▶ [TASK DIRECTIONS]:
Retype each record exactly, please. Skip none.

[Saved data entries]
- Opening Delimiter -

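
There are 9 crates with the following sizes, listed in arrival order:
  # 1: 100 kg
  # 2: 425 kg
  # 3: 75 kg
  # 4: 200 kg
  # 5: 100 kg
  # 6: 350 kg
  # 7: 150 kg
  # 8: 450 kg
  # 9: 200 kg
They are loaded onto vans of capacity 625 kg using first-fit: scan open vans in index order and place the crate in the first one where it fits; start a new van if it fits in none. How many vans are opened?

4

  100 → van 1 (new)  [load 100/625]
  425 → van 1  [load 525/625]
  75 → van 1  [load 600/625]
  200 → van 2 (new)  [load 200/625]
  100 → van 2  [load 300/625]
  350 → van 3 (new)  [load 350/625]
  150 → van 2  [load 450/625]
  450 → van 4 (new)  [load 450/625]
  200 → van 3  [load 550/625]
4 vans opened.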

- Closing Delimiter -

▶ [RESULT FOR THIS EXERCISE]:
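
There are 9 crates with the following sizes, listed in arrival order:
  # 1: 100 kg
  # 2: 425 kg
  # 3: 75 kg
  # 4: 200 kg
  # 5: 100 kg
  # 6: 350 kg
  # 7: 150 kg
  # 8: 450 kg
  # 9: 200 kg
They are loaded onto vans of capacity 625 kg using first-fit: scan open vans in index order and place the crate in the first one where it fits; start a new van if it fits in none. How many vans are opened?

4

  100 → van 1 (new)  [load 100/625]
  425 → van 1  [load 525/625]
  75 → van 1  [load 600/625]
  200 → van 2 (new)  [load 200/625]
  100 → van 2  [load 300/625]
  350 → van 3 (new)  [load 350/625]
  150 → van 2  [load 450/625]
  450 → van 4 (new)  [load 450/625]
  200 → van 3  [load 550/625]
4 vans opened.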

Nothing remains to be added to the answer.